PROBLEM: In the entries that follow, the line with "What is 1/(Q(7, V(4))*1319), if" opens the range and the line with "Answer: 3719376411/5361682214 ≈ 0.69370" closes it; repeat that range exactly, both lines included.

ENTRIES SUPPLIED:
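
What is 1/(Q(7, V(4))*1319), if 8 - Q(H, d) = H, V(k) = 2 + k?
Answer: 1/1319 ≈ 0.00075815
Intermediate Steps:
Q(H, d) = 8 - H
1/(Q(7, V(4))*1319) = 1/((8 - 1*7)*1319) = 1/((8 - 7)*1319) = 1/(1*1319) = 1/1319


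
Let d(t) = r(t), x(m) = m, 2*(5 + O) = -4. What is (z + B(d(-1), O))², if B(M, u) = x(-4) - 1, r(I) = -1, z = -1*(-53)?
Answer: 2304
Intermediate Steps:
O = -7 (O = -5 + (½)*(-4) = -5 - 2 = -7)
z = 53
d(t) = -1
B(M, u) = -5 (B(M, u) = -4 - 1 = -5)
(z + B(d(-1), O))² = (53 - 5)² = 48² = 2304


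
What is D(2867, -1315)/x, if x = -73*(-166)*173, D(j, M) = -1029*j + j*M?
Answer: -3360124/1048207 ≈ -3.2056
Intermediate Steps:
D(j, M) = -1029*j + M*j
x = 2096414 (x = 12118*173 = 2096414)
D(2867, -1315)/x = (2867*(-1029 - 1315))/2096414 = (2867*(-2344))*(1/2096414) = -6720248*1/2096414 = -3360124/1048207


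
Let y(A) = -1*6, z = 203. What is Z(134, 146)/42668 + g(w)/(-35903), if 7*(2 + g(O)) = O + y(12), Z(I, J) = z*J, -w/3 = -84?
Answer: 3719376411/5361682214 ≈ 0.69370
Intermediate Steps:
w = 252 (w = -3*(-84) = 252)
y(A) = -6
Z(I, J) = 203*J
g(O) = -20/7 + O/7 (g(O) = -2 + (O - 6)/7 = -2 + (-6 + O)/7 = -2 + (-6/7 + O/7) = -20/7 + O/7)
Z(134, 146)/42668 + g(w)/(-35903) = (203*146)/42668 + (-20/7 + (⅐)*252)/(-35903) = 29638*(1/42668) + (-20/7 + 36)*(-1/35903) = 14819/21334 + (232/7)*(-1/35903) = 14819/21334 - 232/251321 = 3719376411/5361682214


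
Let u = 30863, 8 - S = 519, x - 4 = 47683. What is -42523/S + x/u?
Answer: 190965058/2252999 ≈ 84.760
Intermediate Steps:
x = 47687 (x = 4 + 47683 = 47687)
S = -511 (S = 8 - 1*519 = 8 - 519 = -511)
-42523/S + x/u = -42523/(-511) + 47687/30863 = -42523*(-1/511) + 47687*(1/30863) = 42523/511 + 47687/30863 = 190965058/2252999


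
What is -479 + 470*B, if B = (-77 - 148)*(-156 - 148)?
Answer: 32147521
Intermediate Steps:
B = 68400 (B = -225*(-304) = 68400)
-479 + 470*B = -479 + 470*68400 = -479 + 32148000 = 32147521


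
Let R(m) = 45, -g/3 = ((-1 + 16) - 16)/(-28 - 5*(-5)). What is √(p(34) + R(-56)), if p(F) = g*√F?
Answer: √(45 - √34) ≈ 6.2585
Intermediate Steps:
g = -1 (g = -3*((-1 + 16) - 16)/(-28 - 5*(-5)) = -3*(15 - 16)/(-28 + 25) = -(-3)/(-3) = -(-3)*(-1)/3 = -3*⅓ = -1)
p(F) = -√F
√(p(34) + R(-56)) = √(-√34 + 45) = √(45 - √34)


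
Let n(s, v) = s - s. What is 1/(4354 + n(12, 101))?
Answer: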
...
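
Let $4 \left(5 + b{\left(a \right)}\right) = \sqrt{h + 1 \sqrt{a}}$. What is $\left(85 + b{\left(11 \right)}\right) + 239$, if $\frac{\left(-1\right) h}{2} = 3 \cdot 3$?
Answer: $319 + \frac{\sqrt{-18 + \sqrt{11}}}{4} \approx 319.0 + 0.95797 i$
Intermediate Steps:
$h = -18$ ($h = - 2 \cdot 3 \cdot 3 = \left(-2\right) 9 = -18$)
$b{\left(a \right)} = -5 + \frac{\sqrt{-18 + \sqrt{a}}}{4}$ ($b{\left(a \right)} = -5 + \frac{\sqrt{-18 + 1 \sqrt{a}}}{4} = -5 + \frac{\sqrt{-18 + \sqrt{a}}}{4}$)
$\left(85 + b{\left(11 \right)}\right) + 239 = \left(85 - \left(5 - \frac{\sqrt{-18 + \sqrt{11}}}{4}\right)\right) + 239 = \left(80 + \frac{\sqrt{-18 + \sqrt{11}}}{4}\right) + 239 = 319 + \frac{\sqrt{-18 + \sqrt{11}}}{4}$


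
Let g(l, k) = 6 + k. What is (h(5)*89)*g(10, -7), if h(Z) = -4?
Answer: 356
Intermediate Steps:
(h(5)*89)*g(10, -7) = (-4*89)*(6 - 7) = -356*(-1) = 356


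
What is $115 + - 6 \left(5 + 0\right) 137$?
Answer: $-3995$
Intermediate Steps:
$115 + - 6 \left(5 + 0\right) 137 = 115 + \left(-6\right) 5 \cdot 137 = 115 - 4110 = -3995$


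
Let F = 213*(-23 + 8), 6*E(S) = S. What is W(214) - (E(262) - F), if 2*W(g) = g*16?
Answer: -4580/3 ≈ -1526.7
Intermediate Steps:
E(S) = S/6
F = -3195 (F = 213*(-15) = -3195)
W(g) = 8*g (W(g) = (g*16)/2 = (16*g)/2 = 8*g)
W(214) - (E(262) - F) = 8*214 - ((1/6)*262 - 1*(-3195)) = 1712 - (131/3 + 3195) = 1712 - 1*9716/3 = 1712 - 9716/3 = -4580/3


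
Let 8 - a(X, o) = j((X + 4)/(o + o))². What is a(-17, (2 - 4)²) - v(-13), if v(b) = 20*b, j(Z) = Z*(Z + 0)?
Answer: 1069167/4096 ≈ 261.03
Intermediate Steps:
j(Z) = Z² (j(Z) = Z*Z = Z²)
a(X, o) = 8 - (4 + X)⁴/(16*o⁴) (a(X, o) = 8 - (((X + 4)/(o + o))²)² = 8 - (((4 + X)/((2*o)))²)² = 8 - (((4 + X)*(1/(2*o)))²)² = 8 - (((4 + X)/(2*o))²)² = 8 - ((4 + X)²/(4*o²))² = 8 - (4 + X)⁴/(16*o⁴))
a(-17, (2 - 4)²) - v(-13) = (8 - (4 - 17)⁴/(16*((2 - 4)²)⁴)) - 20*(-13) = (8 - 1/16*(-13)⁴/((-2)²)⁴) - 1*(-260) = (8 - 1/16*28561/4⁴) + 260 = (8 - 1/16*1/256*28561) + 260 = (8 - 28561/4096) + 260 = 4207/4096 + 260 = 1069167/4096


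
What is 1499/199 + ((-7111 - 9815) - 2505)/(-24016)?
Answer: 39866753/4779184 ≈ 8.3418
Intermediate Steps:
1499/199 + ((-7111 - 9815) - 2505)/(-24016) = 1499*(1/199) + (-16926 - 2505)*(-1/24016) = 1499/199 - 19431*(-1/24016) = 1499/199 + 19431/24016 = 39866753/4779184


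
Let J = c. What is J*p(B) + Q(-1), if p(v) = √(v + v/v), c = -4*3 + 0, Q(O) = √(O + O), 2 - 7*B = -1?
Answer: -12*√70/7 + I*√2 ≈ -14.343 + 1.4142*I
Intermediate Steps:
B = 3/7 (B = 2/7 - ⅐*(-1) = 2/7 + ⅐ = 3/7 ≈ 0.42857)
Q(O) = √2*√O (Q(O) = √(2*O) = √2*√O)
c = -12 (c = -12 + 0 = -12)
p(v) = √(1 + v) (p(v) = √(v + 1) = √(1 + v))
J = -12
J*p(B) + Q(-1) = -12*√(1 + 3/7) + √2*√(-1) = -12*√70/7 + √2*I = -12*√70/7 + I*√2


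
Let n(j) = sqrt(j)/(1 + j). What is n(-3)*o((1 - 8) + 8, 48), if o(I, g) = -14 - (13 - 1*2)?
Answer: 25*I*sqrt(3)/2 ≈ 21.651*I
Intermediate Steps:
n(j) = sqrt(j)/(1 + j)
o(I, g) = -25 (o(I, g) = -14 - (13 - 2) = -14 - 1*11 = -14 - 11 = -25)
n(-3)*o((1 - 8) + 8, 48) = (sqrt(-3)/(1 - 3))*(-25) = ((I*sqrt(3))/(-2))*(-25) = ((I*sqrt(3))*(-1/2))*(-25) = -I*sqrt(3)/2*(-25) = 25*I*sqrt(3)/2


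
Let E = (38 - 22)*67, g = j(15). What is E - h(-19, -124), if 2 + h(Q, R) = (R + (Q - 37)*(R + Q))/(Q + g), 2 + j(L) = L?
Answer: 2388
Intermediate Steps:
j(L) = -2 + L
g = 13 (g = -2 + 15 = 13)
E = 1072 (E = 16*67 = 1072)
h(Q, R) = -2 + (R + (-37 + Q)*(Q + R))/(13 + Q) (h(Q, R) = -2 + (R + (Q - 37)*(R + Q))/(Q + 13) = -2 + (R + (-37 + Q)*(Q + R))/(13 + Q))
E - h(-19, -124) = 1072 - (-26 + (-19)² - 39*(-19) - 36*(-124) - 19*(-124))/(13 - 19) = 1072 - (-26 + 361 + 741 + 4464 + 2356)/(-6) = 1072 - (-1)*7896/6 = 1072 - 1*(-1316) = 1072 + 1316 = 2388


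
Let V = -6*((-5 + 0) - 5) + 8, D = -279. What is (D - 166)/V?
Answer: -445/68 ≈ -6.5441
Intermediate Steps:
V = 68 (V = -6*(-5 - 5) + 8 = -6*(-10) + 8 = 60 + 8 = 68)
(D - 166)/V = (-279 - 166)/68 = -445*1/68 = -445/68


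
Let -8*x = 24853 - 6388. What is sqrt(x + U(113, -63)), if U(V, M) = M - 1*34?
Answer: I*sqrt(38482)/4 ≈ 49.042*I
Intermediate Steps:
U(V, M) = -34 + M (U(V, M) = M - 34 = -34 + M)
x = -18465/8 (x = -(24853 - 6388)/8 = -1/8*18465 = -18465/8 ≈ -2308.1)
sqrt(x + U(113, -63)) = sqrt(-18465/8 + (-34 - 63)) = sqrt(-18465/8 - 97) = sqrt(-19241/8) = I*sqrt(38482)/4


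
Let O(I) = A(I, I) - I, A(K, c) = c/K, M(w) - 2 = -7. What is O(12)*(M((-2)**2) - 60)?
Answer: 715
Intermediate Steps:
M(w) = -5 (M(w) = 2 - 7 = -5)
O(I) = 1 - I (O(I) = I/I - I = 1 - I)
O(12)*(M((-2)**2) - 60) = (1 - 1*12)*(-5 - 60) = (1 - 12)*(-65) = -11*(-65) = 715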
...
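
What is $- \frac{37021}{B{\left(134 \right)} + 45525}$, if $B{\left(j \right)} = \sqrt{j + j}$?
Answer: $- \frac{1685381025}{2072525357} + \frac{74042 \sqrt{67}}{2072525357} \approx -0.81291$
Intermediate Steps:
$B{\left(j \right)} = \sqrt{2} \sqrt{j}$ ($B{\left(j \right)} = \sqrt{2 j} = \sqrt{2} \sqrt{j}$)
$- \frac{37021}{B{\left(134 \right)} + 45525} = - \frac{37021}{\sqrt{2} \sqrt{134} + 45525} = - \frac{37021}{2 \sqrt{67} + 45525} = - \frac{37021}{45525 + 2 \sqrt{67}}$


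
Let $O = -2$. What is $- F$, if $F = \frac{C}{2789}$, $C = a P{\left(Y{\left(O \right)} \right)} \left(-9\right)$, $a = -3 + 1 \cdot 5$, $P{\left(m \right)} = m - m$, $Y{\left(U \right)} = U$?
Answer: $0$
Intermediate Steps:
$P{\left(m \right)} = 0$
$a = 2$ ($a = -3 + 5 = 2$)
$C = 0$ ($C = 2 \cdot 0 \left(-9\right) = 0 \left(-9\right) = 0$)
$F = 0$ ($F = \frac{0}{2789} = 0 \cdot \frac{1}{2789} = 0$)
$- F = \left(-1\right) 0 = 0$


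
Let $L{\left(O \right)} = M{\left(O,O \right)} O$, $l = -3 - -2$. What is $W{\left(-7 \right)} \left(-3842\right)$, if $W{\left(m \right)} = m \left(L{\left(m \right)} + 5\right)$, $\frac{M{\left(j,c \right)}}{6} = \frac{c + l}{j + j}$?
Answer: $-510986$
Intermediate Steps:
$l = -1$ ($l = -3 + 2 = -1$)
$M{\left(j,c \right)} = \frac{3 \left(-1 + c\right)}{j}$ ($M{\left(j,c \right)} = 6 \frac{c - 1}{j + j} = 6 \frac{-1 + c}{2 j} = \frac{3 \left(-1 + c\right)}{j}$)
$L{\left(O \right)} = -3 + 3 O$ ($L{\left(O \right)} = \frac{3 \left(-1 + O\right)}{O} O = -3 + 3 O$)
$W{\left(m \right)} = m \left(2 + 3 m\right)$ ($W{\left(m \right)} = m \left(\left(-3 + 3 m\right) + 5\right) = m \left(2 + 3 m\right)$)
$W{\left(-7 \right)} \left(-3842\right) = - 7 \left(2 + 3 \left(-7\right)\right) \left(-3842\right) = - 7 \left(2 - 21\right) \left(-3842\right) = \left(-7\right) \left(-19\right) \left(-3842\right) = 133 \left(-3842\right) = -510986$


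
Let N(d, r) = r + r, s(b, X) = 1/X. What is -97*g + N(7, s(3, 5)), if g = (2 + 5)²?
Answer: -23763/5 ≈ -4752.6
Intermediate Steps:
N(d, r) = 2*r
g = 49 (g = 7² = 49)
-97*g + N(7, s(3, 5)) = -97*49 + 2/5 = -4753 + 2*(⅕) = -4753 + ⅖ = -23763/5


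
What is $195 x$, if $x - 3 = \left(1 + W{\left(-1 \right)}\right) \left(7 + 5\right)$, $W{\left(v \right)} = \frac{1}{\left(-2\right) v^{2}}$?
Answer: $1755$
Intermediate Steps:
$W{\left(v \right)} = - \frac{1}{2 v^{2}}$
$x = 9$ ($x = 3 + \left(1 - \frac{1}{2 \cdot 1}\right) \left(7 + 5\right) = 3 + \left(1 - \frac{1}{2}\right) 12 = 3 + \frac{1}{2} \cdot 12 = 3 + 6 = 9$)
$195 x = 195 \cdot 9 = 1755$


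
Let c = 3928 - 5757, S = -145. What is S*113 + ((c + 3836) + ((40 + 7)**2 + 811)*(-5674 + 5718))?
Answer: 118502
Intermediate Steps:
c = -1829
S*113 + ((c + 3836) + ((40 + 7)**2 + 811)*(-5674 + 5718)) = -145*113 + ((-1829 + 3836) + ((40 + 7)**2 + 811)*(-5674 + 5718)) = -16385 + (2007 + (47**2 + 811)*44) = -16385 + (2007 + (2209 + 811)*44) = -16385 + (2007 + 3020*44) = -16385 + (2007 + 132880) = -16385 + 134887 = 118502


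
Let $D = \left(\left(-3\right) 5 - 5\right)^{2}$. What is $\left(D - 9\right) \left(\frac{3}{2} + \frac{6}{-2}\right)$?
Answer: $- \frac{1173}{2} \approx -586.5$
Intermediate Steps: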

EXERCISE RESPONSE:
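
What is 1/(Q(7, V(4))*1319), if 8 - Q(H, d) = H, V(k) = 2 + k?
Answer: 1/1319 ≈ 0.00075815
Intermediate Steps:
Q(H, d) = 8 - H
1/(Q(7, V(4))*1319) = 1/((8 - 1*7)*1319) = 1/((8 - 7)*1319) = 1/(1*1319) = 1/1319


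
Let d(t) = r(t), x(m) = m, 2*(5 + O) = -4. What is (z + B(d(-1), O))², if B(M, u) = x(-4) - 1, r(I) = -1, z = -1*(-53)?
Answer: 2304
Intermediate Steps:
O = -7 (O = -5 + (½)*(-4) = -5 - 2 = -7)
z = 53
d(t) = -1
B(M, u) = -5 (B(M, u) = -4 - 1 = -5)
(z + B(d(-1), O))² = (53 - 5)² = 48² = 2304


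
What is D(2867, -1315)/x, if x = -73*(-166)*173, D(j, M) = -1029*j + j*M?
Answer: -3360124/1048207 ≈ -3.2056
Intermediate Steps:
D(j, M) = -1029*j + M*j
x = 2096414 (x = 12118*173 = 2096414)
D(2867, -1315)/x = (2867*(-1029 - 1315))/2096414 = (2867*(-2344))*(1/2096414) = -6720248*1/2096414 = -3360124/1048207


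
Let y(A) = -1*6, z = 203. What is Z(134, 146)/42668 + g(w)/(-35903), if 7*(2 + g(O)) = O + y(12), Z(I, J) = z*J, -w/3 = -84?
Answer: 3719376411/5361682214 ≈ 0.69370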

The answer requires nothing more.